### Exercise prompt
Exactly the lines from the one that holds "Drug candidate AZ-370" to the end of the data below: retype these and nothing else.

### Provided records
• • • •
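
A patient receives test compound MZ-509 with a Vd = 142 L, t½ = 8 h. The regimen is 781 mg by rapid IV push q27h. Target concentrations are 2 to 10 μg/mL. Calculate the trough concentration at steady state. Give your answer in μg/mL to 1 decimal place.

τ/t½ = 27/8 ≈ 3.375, so fraction remaining f = (1/2)^(27/8) ≈ 0.0964.
Single-dose peak C₀ = D/Vd = 781/142 ≈ 5.500 μg/mL.
Steady-state trough Cmin,ss = C₀·f/(1−f) ≈ 5.500 × 0.0964/0.9036 ≈ 0.587 μg/mL.
Trough 0.6 μg/mL vs MEC 2 μg/mL: subtherapeutic.

0.6 μg/mL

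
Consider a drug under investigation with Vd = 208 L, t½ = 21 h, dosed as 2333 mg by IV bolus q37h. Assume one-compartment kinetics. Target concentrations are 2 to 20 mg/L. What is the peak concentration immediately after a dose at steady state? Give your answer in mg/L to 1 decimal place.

Over one 37-h interval, 37/21 ≈ 1.7619 half-lives elapse, leaving f ≈ 0.2949 of each dose.
Accumulation ratio R = 1/(1 − f) ≈ 1/0.7051 ≈ 1.4182.
Single-dose peak C₀ = D/Vd = 2333/208 ≈ 11.216 mg/L.
Steady-state peak Cmax,ss = C₀·R ≈ 11.216 × 1.4182 ≈ 15.907 mg/L.
Peak 15.9 mg/L vs MTC 20 mg/L: below toxic threshold.

15.9 mg/L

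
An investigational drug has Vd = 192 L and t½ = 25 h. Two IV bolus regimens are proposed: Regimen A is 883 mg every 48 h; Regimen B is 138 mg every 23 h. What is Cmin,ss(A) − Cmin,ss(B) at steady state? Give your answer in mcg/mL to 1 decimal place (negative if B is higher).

0.8 mcg/mL

Regimen A: f = (1/2)^(48/25) ≈ 0.2643; Cmin,ss = (883/192)·f/(1−f) ≈ 1.652 mcg/mL.
Regimen B: f = (1/2)^(23/25) ≈ 0.5285; Cmin,ss = (138/192)·f/(1−f) ≈ 0.806 mcg/mL.
Difference ≈ 1.652 − 0.806 ≈ 0.846 mcg/mL.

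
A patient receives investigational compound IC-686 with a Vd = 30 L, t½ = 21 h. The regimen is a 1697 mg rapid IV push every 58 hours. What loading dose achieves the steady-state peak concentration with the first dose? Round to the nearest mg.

1990 mg

f = (1/2)^(58/21) ≈ 0.147429; accumulation ratio R = 1/(1−f) ≈ 1.17292.
Loading dose to hit Cmax,ss on first dose: D_load = D_maint·R ≈ 1697 × 1.17292 ≈ 1990.45 mg.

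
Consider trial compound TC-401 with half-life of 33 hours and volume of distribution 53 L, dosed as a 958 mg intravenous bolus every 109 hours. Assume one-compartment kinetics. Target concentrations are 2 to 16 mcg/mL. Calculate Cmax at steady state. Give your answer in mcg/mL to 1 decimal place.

20.1 mcg/mL

Over one 109-h interval, 109/33 ≈ 3.303 half-lives elapse, leaving f ≈ 0.1013 of each dose.
At steady state, accumulation factor R = 1/(1 − e^(−kτ)) ≈ 1.1127.
Single-dose peak C₀ = D/Vd = 958/53 ≈ 18.075 mcg/mL.
Steady-state peak Cmax,ss = C₀·R ≈ 18.075 × 1.1127 ≈ 20.112 mcg/mL.
Peak 20.1 mcg/mL vs MTC 16 mcg/mL: exceeds toxic threshold.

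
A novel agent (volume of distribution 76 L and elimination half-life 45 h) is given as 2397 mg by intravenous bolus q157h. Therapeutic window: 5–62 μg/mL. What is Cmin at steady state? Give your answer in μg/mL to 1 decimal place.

Over one 157-h interval, 157/45 ≈ 3.4889 half-lives elapse, leaving f ≈ 0.0891 of each dose.
Accumulation ratio R = 1/(1 − f) ≈ 1/0.9109 ≈ 1.0978.
Single-dose peak C₀ = D/Vd = 2397/76 ≈ 31.539 μg/mL.
Cmax,ss = C₀/(1 − f) ≈ 31.539/0.9109 ≈ 34.624 μg/mL.
One interval later, Cmin,ss = Cmax,ss·e^(−kτ) ≈ 34.624 × 0.0891 ≈ 3.085 μg/mL.
Trough 3.1 μg/mL vs MEC 5 μg/mL: subtherapeutic.

3.1 μg/mL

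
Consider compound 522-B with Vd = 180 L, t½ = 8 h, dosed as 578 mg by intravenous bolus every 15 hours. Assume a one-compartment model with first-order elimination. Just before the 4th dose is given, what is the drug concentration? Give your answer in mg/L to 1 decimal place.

1.2 mg/L

f = (1/2)^(τ/t½) = (1/2)^(15/8) ≈ 0.2726.
C₀ = D/Vd = 578/180 ≈ 3.211 mg/L.
Before the 4th dose, 3 doses have been given. Superposition: Cmin = C₀·(f + f² + … + f^3).
≈ 3.211 × (0.2726 + 0.0743 + 0.0203) ≈ 3.211 × 0.3672 ≈ 1.179 mg/L.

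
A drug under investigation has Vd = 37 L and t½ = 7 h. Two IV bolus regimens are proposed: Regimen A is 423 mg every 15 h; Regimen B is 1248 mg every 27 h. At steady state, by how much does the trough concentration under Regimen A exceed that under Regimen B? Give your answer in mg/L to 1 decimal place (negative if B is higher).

Regimen A: f = (1/2)^(15/7) ≈ 0.2264; Cmin,ss = (423/37)·f/(1−f) ≈ 3.346 mg/L.
Regimen B: f = (1/2)^(27/7) ≈ 0.0690; Cmin,ss = (1248/37)·f/(1−f) ≈ 2.500 mg/L.
Difference ≈ 3.346 − 2.500 ≈ 0.846 mg/L.

0.8 mg/L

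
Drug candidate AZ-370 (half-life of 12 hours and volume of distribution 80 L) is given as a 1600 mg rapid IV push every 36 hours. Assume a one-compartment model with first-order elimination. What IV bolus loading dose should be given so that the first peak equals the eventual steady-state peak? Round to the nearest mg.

f = (1/2)^(36/12) ≈ 0.125000; accumulation ratio R = 1/(1−f) ≈ 1.14286.
Loading dose to hit Cmax,ss on first dose: D_load = D_maint·R ≈ 1600 × 1.14286 ≈ 1828.58 mg.

1829 mg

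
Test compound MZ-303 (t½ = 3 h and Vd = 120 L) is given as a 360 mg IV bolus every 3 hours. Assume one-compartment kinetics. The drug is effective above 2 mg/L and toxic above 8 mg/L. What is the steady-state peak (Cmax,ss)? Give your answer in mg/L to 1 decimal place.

τ = 3 h = 1 half-life, so f = (1/2)^1 = 0.5.
At steady state, R = 1/(1 − 0.5) = 2/1.
Single-dose peak C₀ = D/Vd = 360/120 = 3 mg/L.
Steady-state peak Cmax,ss = C₀·R = 3 × 2/1 ≈ 6.000 mg/L.
Peak 6.0 mg/L vs MTC 8 mg/L: below toxic threshold.

6.0 mg/L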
• • • •
### Answer to this problem
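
Drug candidate AZ-370 (half-life of 12 hours and volume of distribution 80 L) is given as a 1600 mg rapid IV push every 36 hours. Assume a one-compartment model with first-order elimination. What IV bolus loading dose should be given so that the first peak equals the eventual steady-state peak? Round to the nearest mg.

f = (1/2)^(36/12) ≈ 0.125000; accumulation ratio R = 1/(1−f) ≈ 1.14286.
Loading dose to hit Cmax,ss on first dose: D_load = D_maint·R ≈ 1600 × 1.14286 ≈ 1828.58 mg.

1829 mg

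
Test compound MZ-303 (t½ = 3 h and Vd = 120 L) is given as a 360 mg IV bolus every 3 hours. Assume one-compartment kinetics. The drug is effective above 2 mg/L and toxic above 8 mg/L. What is the steady-state peak (Cmax,ss)? Give your answer in mg/L to 1 decimal place.

τ = 3 h = 1 half-life, so f = (1/2)^1 = 0.5.
At steady state, R = 1/(1 − 0.5) = 2/1.
Single-dose peak C₀ = D/Vd = 360/120 = 3 mg/L.
Steady-state peak Cmax,ss = C₀·R = 3 × 2/1 ≈ 6.000 mg/L.
Peak 6.0 mg/L vs MTC 8 mg/L: below toxic threshold.

6.0 mg/L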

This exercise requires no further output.